┌──
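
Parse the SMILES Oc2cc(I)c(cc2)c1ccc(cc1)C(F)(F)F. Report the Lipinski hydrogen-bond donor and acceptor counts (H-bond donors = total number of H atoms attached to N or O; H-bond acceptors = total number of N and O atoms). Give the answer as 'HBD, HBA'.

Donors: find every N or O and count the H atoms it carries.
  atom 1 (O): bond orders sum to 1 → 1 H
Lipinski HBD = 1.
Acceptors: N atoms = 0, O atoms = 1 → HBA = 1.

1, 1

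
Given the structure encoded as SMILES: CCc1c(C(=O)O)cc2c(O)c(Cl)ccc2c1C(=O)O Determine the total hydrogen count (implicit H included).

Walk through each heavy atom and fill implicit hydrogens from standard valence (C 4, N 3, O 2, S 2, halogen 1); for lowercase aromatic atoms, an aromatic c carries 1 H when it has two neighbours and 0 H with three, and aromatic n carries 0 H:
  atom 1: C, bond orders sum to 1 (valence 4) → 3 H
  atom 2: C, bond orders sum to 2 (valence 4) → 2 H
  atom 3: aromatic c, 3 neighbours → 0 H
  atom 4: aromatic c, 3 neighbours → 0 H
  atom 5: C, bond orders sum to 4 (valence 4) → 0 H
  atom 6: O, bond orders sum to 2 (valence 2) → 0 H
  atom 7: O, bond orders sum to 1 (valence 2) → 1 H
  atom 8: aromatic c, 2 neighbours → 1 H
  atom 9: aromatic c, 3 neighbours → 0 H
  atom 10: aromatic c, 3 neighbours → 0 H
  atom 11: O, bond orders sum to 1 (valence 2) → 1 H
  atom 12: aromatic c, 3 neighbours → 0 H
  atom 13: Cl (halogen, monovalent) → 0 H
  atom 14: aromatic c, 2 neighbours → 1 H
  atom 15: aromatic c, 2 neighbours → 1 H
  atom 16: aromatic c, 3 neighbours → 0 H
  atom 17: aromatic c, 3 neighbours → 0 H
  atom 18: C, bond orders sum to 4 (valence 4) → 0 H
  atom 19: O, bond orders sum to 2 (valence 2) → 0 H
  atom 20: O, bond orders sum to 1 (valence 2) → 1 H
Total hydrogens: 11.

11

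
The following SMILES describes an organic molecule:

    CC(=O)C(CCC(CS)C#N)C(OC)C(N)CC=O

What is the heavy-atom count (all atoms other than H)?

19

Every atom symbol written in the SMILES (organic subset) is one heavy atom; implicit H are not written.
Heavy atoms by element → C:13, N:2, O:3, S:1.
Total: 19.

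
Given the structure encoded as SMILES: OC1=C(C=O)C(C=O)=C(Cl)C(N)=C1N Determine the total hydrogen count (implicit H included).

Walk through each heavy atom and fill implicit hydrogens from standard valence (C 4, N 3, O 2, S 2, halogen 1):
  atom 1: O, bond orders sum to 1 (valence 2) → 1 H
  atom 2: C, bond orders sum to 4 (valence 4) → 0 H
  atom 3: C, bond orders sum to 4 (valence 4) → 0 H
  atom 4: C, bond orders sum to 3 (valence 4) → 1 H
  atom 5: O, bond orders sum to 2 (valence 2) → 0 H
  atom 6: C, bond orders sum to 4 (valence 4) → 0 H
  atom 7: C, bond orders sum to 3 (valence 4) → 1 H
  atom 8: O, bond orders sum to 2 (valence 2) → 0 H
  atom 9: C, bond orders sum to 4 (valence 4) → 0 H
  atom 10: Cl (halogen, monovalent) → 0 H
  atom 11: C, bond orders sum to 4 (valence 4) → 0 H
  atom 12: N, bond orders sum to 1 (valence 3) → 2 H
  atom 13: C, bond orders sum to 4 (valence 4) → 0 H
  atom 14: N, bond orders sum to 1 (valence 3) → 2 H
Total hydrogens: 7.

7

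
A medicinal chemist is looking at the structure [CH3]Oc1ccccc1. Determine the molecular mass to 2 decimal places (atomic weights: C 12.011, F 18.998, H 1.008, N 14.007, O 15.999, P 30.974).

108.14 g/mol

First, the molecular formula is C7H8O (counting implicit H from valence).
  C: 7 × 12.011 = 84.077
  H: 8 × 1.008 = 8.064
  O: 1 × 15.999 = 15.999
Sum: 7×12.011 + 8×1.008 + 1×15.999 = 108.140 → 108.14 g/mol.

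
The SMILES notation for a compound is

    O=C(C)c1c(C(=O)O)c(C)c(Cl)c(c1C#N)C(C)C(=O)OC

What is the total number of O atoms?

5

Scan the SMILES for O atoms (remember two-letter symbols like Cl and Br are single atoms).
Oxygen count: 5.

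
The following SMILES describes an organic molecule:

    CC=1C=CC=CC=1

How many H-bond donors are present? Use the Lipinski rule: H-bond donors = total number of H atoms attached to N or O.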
└──
┌──
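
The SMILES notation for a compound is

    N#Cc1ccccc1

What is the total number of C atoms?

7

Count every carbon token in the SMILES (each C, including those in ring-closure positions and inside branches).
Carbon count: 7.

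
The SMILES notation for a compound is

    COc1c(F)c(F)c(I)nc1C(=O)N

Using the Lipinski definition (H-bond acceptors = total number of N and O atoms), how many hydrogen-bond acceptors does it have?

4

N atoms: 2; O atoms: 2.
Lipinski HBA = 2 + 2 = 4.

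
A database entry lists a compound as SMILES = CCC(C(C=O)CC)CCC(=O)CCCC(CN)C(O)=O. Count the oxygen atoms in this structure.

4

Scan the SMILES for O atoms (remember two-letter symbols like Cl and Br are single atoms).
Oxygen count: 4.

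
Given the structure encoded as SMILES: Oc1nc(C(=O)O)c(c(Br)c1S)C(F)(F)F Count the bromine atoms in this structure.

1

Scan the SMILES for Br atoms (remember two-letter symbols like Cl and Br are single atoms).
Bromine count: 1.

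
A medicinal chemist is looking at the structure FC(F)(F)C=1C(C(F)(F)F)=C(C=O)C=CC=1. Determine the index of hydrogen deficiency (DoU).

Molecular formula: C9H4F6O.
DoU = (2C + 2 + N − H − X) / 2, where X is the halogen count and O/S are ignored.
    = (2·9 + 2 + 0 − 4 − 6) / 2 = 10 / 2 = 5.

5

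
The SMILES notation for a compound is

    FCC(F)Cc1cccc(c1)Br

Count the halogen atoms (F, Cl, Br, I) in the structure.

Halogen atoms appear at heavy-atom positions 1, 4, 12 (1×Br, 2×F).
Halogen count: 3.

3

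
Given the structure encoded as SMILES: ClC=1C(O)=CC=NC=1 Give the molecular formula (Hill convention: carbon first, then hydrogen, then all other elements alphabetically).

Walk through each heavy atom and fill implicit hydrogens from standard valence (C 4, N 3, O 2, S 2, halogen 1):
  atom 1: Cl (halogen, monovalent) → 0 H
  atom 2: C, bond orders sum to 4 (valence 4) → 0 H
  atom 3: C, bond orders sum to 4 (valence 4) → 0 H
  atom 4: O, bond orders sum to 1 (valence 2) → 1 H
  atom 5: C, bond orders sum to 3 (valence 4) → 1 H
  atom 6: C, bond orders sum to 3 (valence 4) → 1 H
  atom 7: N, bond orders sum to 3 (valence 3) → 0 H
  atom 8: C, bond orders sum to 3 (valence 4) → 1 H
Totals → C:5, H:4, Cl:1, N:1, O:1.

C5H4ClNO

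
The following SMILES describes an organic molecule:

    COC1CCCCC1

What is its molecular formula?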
└──
Problem to solve: Output should match, line for line, the stretch of the material above from the line holding "hydrogen deficiency (DoU)." through the line holding "What is its molecular formula?".

The answer:
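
A medicinal chemist is looking at the structure FC(F)(F)C=1C(C(F)(F)F)=C(C=O)C=CC=1. Determine the index of hydrogen deficiency (DoU).

Molecular formula: C9H4F6O.
DoU = (2C + 2 + N − H − X) / 2, where X is the halogen count and O/S are ignored.
    = (2·9 + 2 + 0 − 4 − 6) / 2 = 10 / 2 = 5.

5

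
The SMILES notation for a compound is

    FCC(F)Cc1cccc(c1)Br

Count the halogen atoms (F, Cl, Br, I) in the structure.

Halogen atoms appear at heavy-atom positions 1, 4, 12 (1×Br, 2×F).
Halogen count: 3.

3

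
Given the structure encoded as SMILES: ClC=1C(O)=CC=NC=1 Give the molecular formula (Hill convention: carbon first, then hydrogen, then all other elements alphabetically).

Walk through each heavy atom and fill implicit hydrogens from standard valence (C 4, N 3, O 2, S 2, halogen 1):
  atom 1: Cl (halogen, monovalent) → 0 H
  atom 2: C, bond orders sum to 4 (valence 4) → 0 H
  atom 3: C, bond orders sum to 4 (valence 4) → 0 H
  atom 4: O, bond orders sum to 1 (valence 2) → 1 H
  atom 5: C, bond orders sum to 3 (valence 4) → 1 H
  atom 6: C, bond orders sum to 3 (valence 4) → 1 H
  atom 7: N, bond orders sum to 3 (valence 3) → 0 H
  atom 8: C, bond orders sum to 3 (valence 4) → 1 H
Totals → C:5, H:4, Cl:1, N:1, O:1.

C5H4ClNO

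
The following SMILES describes an organic molecule:

    COC1CCCCC1

What is its molecular formula?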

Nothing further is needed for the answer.